> [What the task asks] Would you retype the records below exactly as they appear?

> [Dataset]
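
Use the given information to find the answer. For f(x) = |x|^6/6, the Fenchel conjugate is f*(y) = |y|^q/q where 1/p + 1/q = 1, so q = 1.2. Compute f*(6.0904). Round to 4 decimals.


The conjugate exponent q satisfies 1/p + 1/q = 1.
p = 6, so q = 6/(6 - 1) = 1.2
|y|^q = 6.0904^1.2 = 8.7413
f*(6.0904) = 8.7413 / 1.2 = 7.2844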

> [Completed exercise]
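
Use the given information to find the answer. For f(x) = |x|^6/6, the Fenchel conjugate is f*(y) = |y|^q/q where 1/p + 1/q = 1, so q = 1.2. Compute f*(6.0904). Round to 4 decimals.


The conjugate exponent q satisfies 1/p + 1/q = 1.
p = 6, so q = 6/(6 - 1) = 1.2
|y|^q = 6.0904^1.2 = 8.7413
f*(6.0904) = 8.7413 / 1.2 = 7.2844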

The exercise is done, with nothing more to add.